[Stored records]
-=-=-=-=-
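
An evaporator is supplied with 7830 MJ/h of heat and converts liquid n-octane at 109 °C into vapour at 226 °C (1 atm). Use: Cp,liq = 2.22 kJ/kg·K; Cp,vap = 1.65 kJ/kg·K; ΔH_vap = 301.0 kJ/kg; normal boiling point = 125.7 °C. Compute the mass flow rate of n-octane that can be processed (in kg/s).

Δh = 2.22×(125.7−109) + 301.0 + 1.65×(226−125.7) = 503.57 kJ/kg
Q = 7830 MJ/h = 2175 kJ/s = 2175 kJ/s
ṁ = Q/Δh = 2175 / 503.57 = 4.3192 kg/s

ṁ = 4.32 kg/s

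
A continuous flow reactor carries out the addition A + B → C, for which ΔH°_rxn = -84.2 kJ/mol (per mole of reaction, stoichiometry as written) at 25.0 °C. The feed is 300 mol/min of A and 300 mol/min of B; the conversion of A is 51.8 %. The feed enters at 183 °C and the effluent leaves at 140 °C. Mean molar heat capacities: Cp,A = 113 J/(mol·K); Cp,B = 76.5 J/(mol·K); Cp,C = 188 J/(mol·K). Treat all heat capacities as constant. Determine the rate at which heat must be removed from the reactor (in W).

Extent of reaction ξ = 0.518 × 300 = 155.4 mol/min
Reaction term: ξ·ΔH°_rxn = 155.4 × -84.2 = -13085 kJ/min
Sensible, feed 183→25 °C: -8982.3 kJ/min
Outlet flows (mol/min): A 144.6, B 144.6, C 155.4
Sensible, products 25→140 °C: 6510.9 kJ/min
Q = ΔH = -15556 kJ/min = -259.27 kW
Heat removed = 259270 W

Q_out = 259000 W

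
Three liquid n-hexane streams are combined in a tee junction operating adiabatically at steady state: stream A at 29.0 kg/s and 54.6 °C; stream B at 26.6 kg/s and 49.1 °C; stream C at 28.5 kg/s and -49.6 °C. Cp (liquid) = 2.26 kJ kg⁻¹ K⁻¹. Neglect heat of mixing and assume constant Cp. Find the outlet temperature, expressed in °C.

T_out = 17.5 °C

Adiabatic, steady state ⇒ Σ ṁᵢCp,ᵢ(T_out − Tᵢ) = 0
Σ ṁᵢCp,ᵢTᵢ = 29.0×2.26×54.6 + 26.6×2.26×49.1 + 28.5×2.26×-49.6 = 3335.4
Σ ṁᵢCp,ᵢ = 29.0×2.26 + 26.6×2.26 + 28.5×2.26 = 190.07
T_out = 3335.4 / 190.07 = 17.549 °C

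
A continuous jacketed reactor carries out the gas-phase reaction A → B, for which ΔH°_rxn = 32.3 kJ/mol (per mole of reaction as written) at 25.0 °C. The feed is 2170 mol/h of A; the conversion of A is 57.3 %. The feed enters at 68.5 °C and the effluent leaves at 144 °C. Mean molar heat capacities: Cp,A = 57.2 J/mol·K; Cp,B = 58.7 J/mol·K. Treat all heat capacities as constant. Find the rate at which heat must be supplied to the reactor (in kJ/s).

Extent of reaction ξ = 0.573 × 2170 = 1243.4 mol/h
Reaction term: ξ·ΔH°_rxn = 1243.4 × 32.3 = 40162 kJ/h
Sensible, feed 68.5→25 °C: -5399.4 kJ/h
Outlet flows (mol/h): A 926.59, B 1243.4
Sensible, products 25→144 °C: 14993 kJ/h
Q = ΔH = 49755 kJ/h = 13.821 kW
Heat supplied = 13.821 kJ/s

Q_in = 13.8 kJ/s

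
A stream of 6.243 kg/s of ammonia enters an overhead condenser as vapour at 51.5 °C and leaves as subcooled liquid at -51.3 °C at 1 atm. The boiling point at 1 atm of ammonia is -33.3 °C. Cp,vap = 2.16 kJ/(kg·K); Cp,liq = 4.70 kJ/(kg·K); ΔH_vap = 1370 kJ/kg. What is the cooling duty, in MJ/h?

Q_c = 36800 MJ/h

vapour 51.5→-33.3 °C: -183.17 kJ/kg
condensation at -33.3 °C: -1370 kJ/kg
liquid -33.3→-51.3 °C: -84.6 kJ/kg
Δh = -183.17 + -1370 + -84.6 = -1637.8 kJ/kg
Q = ṁ·Δh = 6.243 kg/s × -1637.8 kJ/kg = -10225 kJ/s
|Q| = 10225 kW = 36809 MJ/h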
-=-=-=-=-
*Exercise objective*
Provide all the records again, word for word.

*Exercise answer*
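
An evaporator is supplied with 7830 MJ/h of heat and converts liquid n-octane at 109 °C into vapour at 226 °C (1 atm). Use: Cp,liq = 2.22 kJ/kg·K; Cp,vap = 1.65 kJ/kg·K; ΔH_vap = 301.0 kJ/kg; normal boiling point = 125.7 °C. Compute the mass flow rate of n-octane that can be processed (in kg/s).

Δh = 2.22×(125.7−109) + 301.0 + 1.65×(226−125.7) = 503.57 kJ/kg
Q = 7830 MJ/h = 2175 kJ/s = 2175 kJ/s
ṁ = Q/Δh = 2175 / 503.57 = 4.3192 kg/s

ṁ = 4.32 kg/s

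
A continuous flow reactor carries out the addition A + B → C, for which ΔH°_rxn = -84.2 kJ/mol (per mole of reaction, stoichiometry as written) at 25.0 °C. The feed is 300 mol/min of A and 300 mol/min of B; the conversion of A is 51.8 %. The feed enters at 183 °C and the effluent leaves at 140 °C. Mean molar heat capacities: Cp,A = 113 J/(mol·K); Cp,B = 76.5 J/(mol·K); Cp,C = 188 J/(mol·K). Treat all heat capacities as constant. Determine the rate at which heat must be removed from the reactor (in W).

Extent of reaction ξ = 0.518 × 300 = 155.4 mol/min
Reaction term: ξ·ΔH°_rxn = 155.4 × -84.2 = -13085 kJ/min
Sensible, feed 183→25 °C: -8982.3 kJ/min
Outlet flows (mol/min): A 144.6, B 144.6, C 155.4
Sensible, products 25→140 °C: 6510.9 kJ/min
Q = ΔH = -15556 kJ/min = -259.27 kW
Heat removed = 259270 W

Q_out = 259000 W

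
Three liquid n-hexane streams are combined in a tee junction operating adiabatically at steady state: stream A at 29.0 kg/s and 54.6 °C; stream B at 26.6 kg/s and 49.1 °C; stream C at 28.5 kg/s and -49.6 °C. Cp (liquid) = 2.26 kJ kg⁻¹ K⁻¹. Neglect heat of mixing and assume constant Cp. Find the outlet temperature, expressed in °C.

T_out = 17.5 °C

Adiabatic, steady state ⇒ Σ ṁᵢCp,ᵢ(T_out − Tᵢ) = 0
Σ ṁᵢCp,ᵢTᵢ = 29.0×2.26×54.6 + 26.6×2.26×49.1 + 28.5×2.26×-49.6 = 3335.4
Σ ṁᵢCp,ᵢ = 29.0×2.26 + 26.6×2.26 + 28.5×2.26 = 190.07
T_out = 3335.4 / 190.07 = 17.549 °C

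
A continuous jacketed reactor carries out the gas-phase reaction A → B, for which ΔH°_rxn = 32.3 kJ/mol (per mole of reaction as written) at 25.0 °C. The feed is 2170 mol/h of A; the conversion of A is 57.3 %. The feed enters at 68.5 °C and the effluent leaves at 144 °C. Mean molar heat capacities: Cp,A = 57.2 J/mol·K; Cp,B = 58.7 J/mol·K. Treat all heat capacities as constant. Find the rate at which heat must be supplied to the reactor (in kJ/s).

Extent of reaction ξ = 0.573 × 2170 = 1243.4 mol/h
Reaction term: ξ·ΔH°_rxn = 1243.4 × 32.3 = 40162 kJ/h
Sensible, feed 68.5→25 °C: -5399.4 kJ/h
Outlet flows (mol/h): A 926.59, B 1243.4
Sensible, products 25→144 °C: 14993 kJ/h
Q = ΔH = 49755 kJ/h = 13.821 kW
Heat supplied = 13.821 kJ/s

Q_in = 13.8 kJ/s

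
A stream of 6.243 kg/s of ammonia enters an overhead condenser as vapour at 51.5 °C and leaves as subcooled liquid at -51.3 °C at 1 atm. The boiling point at 1 atm of ammonia is -33.3 °C. Cp,vap = 2.16 kJ/(kg·K); Cp,liq = 4.70 kJ/(kg·K); ΔH_vap = 1370 kJ/kg. What is the cooling duty, in MJ/h?

Q_c = 36800 MJ/h

vapour 51.5→-33.3 °C: -183.17 kJ/kg
condensation at -33.3 °C: -1370 kJ/kg
liquid -33.3→-51.3 °C: -84.6 kJ/kg
Δh = -183.17 + -1370 + -84.6 = -1637.8 kJ/kg
Q = ṁ·Δh = 6.243 kg/s × -1637.8 kJ/kg = -10225 kJ/s
|Q| = 10225 kW = 36809 MJ/h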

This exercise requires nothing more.